Directions: Copy out, unchanged, every line from the start of the records to the line that contains "F-β → R-α:14, R-β:22, R-γ:18, R-δ:2, R-ε:2, R-ζ:13", and stop there.

· · · · ·

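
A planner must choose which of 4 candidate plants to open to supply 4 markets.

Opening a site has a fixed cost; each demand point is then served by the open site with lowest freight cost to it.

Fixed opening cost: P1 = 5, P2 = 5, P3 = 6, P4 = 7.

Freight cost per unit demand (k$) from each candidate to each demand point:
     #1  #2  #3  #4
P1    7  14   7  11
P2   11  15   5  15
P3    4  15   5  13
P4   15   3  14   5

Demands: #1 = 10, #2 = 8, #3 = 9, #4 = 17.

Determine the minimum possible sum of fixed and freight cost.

Open {P3, P4}: assign each demand point to its cheapest open site.
  #1→P3 10×4=40, #2→P4 8×3=24, #3→P3 9×5=45, #4→P4 17×5=85
  freight cost 194, fixed 13 → total 207.
Compare {P1, P3, P4}: freight cost 194 + fixed 18 = 212.
Compare {P2, P3, P4}: freight cost 194 + fixed 18 = 212.
Compare {P1, P2, P3, P4}: freight cost 194 + fixed 23 = 217.
All other subsets cost ≥ 212. Minimum total cost: 207.

207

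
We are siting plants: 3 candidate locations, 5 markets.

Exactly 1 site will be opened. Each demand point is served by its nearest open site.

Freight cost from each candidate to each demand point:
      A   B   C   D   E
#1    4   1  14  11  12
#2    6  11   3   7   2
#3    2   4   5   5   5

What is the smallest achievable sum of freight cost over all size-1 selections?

21

Open {#3}.
  A→#3 2, B→#3 4, C→#3 5, D→#3 5, E→#3 5  ⇒ total 21.
Compare {#2}: total 29.
Compare {#1}: total 42.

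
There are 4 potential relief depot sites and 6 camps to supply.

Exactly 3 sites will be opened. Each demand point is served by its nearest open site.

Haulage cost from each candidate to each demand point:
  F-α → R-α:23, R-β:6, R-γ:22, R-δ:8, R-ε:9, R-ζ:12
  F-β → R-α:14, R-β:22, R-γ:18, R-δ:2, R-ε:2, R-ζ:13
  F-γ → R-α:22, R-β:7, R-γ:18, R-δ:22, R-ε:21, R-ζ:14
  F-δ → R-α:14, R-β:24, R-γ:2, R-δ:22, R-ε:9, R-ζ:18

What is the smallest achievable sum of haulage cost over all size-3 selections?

Open {F-α, F-β, F-δ}.
  R-α→F-β 14, R-β→F-α 6, R-γ→F-δ 2, R-δ→F-β 2, R-ε→F-β 2, R-ζ→F-α 12  ⇒ total 38.
Compare {F-β, F-γ, F-δ}: total 40.
Compare {F-α, F-γ, F-δ}: total 51.
No size-3 selection does better; minimum is 38.

38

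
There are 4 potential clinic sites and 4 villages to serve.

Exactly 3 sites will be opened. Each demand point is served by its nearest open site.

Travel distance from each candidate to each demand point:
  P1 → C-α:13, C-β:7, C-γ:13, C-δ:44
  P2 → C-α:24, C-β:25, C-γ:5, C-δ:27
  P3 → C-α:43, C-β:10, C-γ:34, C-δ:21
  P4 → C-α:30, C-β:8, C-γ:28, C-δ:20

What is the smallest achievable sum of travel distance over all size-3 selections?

Open {P1, P2, P4}.
  C-α→P1 13, C-β→P1 7, C-γ→P2 5, C-δ→P4 20  ⇒ total 45.
Compare {P1, P2, P3}: total 46.
Compare {P1, P3, P4}: total 53.
No size-3 selection does better; minimum is 45.

45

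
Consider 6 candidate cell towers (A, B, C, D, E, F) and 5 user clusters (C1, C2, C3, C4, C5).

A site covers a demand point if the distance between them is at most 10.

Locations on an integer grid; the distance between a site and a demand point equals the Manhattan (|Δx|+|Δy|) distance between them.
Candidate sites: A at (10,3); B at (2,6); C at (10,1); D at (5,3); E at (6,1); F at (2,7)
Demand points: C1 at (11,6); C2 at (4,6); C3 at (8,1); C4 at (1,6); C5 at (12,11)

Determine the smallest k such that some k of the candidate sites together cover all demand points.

Coverage sets (demand points within 10 of each site):
  A: {C1, C2, C3, C5}
  B: {C1, C2, C4}
  C: {C1, C3}
  D: {C1, C2, C3, C4}
  E: {C1, C2, C3, C4}
  F: {C1, C2, C4}
No single site covers all 5 demand points.
But {A, B} covers everything, so the minimum is 2.

2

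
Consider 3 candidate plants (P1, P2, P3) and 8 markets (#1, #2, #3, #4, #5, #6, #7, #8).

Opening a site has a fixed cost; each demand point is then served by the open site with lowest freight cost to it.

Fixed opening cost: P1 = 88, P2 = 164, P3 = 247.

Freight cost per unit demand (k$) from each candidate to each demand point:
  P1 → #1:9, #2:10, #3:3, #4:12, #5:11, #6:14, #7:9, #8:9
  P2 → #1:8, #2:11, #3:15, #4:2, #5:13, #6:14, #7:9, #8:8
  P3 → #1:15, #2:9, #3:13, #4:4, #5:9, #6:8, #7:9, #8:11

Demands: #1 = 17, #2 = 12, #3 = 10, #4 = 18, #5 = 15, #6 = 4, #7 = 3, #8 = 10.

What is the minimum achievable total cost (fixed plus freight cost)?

Open {P1, P2}: assign each demand point to its cheapest open site.
  #1→P2 17×8=136, #2→P1 12×10=120, #3→P1 10×3=30, #4→P2 18×2=36, #5→P1 15×11=165, #6→P1 4×14=56, #7→P1 3×9=27, #8→P2 10×8=80
  freight cost 650, fixed 252 → total 902.
Compare {P1}: freight cost 857 + fixed 88 = 945.
Compare {P2}: freight cost 812 + fixed 164 = 976.
Compare {P1, P3}: freight cost 647 + fixed 335 = 982.
All other subsets cost ≥ 945. Minimum total cost: 902.

902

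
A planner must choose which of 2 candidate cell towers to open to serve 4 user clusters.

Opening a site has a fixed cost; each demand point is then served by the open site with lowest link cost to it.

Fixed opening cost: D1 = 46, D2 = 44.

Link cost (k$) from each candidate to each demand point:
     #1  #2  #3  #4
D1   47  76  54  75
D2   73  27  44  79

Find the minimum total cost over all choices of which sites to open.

Open {D2}: assign each demand point to its cheapest open site.
  #1→D2 73, #2→D2 27, #3→D2 44, #4→D2 79
  link cost 223, fixed 44 → total 267.
Compare {D1, D2}: link cost 193 + fixed 90 = 283.
Compare {D1}: link cost 252 + fixed 46 = 298.

267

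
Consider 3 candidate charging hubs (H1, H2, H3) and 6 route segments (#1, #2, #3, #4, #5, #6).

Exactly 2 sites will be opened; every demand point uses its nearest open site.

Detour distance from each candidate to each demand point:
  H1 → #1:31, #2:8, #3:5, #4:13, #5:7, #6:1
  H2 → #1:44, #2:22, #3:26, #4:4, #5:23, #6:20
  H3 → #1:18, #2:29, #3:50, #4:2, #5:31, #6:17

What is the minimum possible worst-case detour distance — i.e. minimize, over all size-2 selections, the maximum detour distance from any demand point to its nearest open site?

Open {H1, H3}.
  Farthest demand point is #1 at detour distance 18 (to H3); all others are ≤ 18.
With {H2, H3} the worst case is 26.
With {H1, H2} the worst case is 31.
No size-2 selection achieves below 18.

18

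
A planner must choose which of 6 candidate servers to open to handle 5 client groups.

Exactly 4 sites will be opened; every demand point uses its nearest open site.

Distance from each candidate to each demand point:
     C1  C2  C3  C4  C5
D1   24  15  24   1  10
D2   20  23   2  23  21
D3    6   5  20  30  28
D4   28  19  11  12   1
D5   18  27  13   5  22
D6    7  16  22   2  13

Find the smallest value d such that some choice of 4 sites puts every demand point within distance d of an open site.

Open {D1, D2, D3, D4}.
  Farthest demand point is C1 at distance 6 (to D3); all others are ≤ 6.
With {D2, D3, D4, D5} the worst case is 6.
With {D2, D3, D4, D6} the worst case is 6.
No size-4 selection achieves below 6.

6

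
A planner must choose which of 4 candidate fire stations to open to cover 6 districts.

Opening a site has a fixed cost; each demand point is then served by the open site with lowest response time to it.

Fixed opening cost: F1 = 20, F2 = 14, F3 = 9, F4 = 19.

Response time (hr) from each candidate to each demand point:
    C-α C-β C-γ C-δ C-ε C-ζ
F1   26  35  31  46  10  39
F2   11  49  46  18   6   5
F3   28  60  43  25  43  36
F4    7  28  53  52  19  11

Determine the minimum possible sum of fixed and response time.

Open {F1, F2}: assign each demand point to its cheapest open site.
  C-α→F2 11, C-β→F1 35, C-γ→F1 31, C-δ→F2 18, C-ε→F2 6, C-ζ→F2 5
  response time 106, fixed 34 → total 140.
Compare {F2, F4}: response time 110 + fixed 33 = 143.
Compare {F1, F2, F4}: response time 95 + fixed 53 = 148.
Compare {F2}: response time 135 + fixed 14 = 149.
All other subsets cost ≥ 143. Minimum total cost: 140.

140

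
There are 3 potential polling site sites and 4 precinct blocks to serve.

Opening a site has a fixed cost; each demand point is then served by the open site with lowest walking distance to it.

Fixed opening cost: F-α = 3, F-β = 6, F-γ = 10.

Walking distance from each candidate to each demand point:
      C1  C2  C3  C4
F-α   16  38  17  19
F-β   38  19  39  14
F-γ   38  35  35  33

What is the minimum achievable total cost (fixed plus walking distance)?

Open {F-α, F-β}: assign each demand point to its cheapest open site.
  C1→F-α 16, C2→F-β 19, C3→F-α 17, C4→F-β 14
  walking distance 66, fixed 9 → total 75.
Compare {F-α, F-β, F-γ}: walking distance 66 + fixed 19 = 85.
Compare {F-α}: walking distance 90 + fixed 3 = 93.
Compare {F-α, F-γ}: walking distance 87 + fixed 13 = 100.
All other subsets cost ≥ 85. Minimum total cost: 75.

75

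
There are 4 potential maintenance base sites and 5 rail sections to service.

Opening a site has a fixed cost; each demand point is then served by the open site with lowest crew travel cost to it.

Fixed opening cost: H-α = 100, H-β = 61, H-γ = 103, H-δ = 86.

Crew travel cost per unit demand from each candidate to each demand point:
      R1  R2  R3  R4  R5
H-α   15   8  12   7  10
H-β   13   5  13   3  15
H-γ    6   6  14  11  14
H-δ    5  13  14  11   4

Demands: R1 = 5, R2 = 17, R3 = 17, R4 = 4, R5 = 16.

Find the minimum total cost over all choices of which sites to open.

Open {H-β, H-δ}: assign each demand point to its cheapest open site.
  R1→H-δ 5×5=25, R2→H-β 17×5=85, R3→H-β 17×13=221, R4→H-β 4×3=12, R5→H-δ 16×4=64
  crew travel cost 407, fixed 147 → total 554.
Compare {H-α, H-β, H-δ}: crew travel cost 390 + fixed 247 = 637.
Compare {H-α, H-δ}: crew travel cost 457 + fixed 186 = 643.
Compare {H-β, H-γ, H-δ}: crew travel cost 407 + fixed 250 = 657.
All other subsets cost ≥ 637. Minimum total cost: 554.

554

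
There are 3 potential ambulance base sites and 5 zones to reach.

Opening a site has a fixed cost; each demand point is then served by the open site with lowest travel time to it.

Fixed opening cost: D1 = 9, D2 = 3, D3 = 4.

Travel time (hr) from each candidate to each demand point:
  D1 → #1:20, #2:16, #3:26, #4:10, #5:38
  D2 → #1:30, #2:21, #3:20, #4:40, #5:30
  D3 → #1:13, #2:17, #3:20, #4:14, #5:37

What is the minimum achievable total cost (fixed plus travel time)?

Open {D2, D3}: assign each demand point to its cheapest open site.
  #1→D3 13, #2→D3 17, #3→D2 20, #4→D3 14, #5→D2 30
  travel time 94, fixed 7 → total 101.
Compare {D3}: travel time 101 + fixed 4 = 105.
Compare {D1, D2, D3}: travel time 89 + fixed 16 = 105.
Compare {D1, D2}: travel time 96 + fixed 12 = 108.
All other subsets cost ≥ 105. Minimum total cost: 101.

101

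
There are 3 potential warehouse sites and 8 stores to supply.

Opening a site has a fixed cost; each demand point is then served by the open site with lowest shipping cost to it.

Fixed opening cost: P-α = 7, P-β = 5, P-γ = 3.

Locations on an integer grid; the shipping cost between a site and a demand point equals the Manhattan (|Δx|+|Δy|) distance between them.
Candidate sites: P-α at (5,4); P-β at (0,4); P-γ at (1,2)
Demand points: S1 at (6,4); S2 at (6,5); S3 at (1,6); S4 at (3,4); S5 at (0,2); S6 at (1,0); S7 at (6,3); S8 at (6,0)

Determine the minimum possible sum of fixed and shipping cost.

29

Open {P-α, P-γ}: assign each demand point to its cheapest open site.
  S1→P-α 1, S2→P-α 2, S3→P-γ 4, S4→P-α 2, S5→P-γ 1, S6→P-γ 2, S7→P-α 2, S8→P-α 5
  shipping cost 19, fixed 10 → total 29.
Compare {P-α, P-β, P-γ}: shipping cost 18 + fixed 15 = 33.
Compare {P-α, P-β}: shipping cost 22 + fixed 12 = 34.
Compare {P-α}: shipping cost 33 + fixed 7 = 40.
All other subsets cost ≥ 33. Minimum total cost: 29.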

· · · · ·

The answer:
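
A planner must choose which of 4 candidate plants to open to supply 4 markets.

Opening a site has a fixed cost; each demand point is then served by the open site with lowest freight cost to it.

Fixed opening cost: P1 = 5, P2 = 5, P3 = 6, P4 = 7.

Freight cost per unit demand (k$) from each candidate to each demand point:
     #1  #2  #3  #4
P1    7  14   7  11
P2   11  15   5  15
P3    4  15   5  13
P4   15   3  14   5

Demands: #1 = 10, #2 = 8, #3 = 9, #4 = 17.

Determine the minimum possible sum of fixed and freight cost.

Open {P3, P4}: assign each demand point to its cheapest open site.
  #1→P3 10×4=40, #2→P4 8×3=24, #3→P3 9×5=45, #4→P4 17×5=85
  freight cost 194, fixed 13 → total 207.
Compare {P1, P3, P4}: freight cost 194 + fixed 18 = 212.
Compare {P2, P3, P4}: freight cost 194 + fixed 18 = 212.
Compare {P1, P2, P3, P4}: freight cost 194 + fixed 23 = 217.
All other subsets cost ≥ 212. Minimum total cost: 207.

207

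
We are siting plants: 3 candidate locations, 5 markets.

Exactly 1 site will be opened. Each demand point is served by its nearest open site.

Freight cost from each candidate to each demand point:
      A   B   C   D   E
#1    4   1  14  11  12
#2    6  11   3   7   2
#3    2   4   5   5   5

What is the smallest achievable sum of freight cost over all size-1 selections?

21

Open {#3}.
  A→#3 2, B→#3 4, C→#3 5, D→#3 5, E→#3 5  ⇒ total 21.
Compare {#2}: total 29.
Compare {#1}: total 42.

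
There are 4 potential relief depot sites and 6 camps to supply.

Exactly 3 sites will be opened. Each demand point is served by its nearest open site.

Haulage cost from each candidate to each demand point:
  F-α → R-α:23, R-β:6, R-γ:22, R-δ:8, R-ε:9, R-ζ:12
  F-β → R-α:14, R-β:22, R-γ:18, R-δ:2, R-ε:2, R-ζ:13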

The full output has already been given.